Stored items from a collection
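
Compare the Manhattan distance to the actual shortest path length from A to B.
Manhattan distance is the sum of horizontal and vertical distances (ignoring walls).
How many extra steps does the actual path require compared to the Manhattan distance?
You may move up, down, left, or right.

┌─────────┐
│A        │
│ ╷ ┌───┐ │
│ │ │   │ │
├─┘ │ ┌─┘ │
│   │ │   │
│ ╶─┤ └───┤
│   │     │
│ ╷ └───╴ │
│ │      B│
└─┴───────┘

Manhattan distance: |4 - 0| + |4 - 0| = 8
Actual path length: 10
Extra steps: 10 - 8 = 2

Solution:

┌─────────┐
│A ↓      │
│ ╷ ┌───┐ │
│ │↓│   │ │
├─┘ │ ┌─┘ │
│↓ ↲│ │   │
│ ╶─┤ └───┤
│↳ ↓│     │
│ ╷ └───╴ │
│ │↳ → → B│
└─┴───────┘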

#### Activity
Retype all of the records above without a single alteration.

#### Answer space
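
Compare the Manhattan distance to the actual shortest path length from A to B.
Manhattan distance is the sum of horizontal and vertical distances (ignoring walls).
How many extra steps does the actual path require compared to the Manhattan distance?
You may move up, down, left, or right.

┌─────────┐
│A        │
│ ╷ ┌───┐ │
│ │ │   │ │
├─┘ │ ┌─┘ │
│   │ │   │
│ ╶─┤ └───┤
│   │     │
│ ╷ └───╴ │
│ │      B│
└─┴───────┘

Manhattan distance: |4 - 0| + |4 - 0| = 8
Actual path length: 10
Extra steps: 10 - 8 = 2

Solution:

┌─────────┐
│A ↓      │
│ ╷ ┌───┐ │
│ │↓│   │ │
├─┘ │ ┌─┘ │
│↓ ↲│ │   │
│ ╶─┤ └───┤
│↳ ↓│     │
│ ╷ └───╴ │
│ │↳ → → B│
└─┴───────┘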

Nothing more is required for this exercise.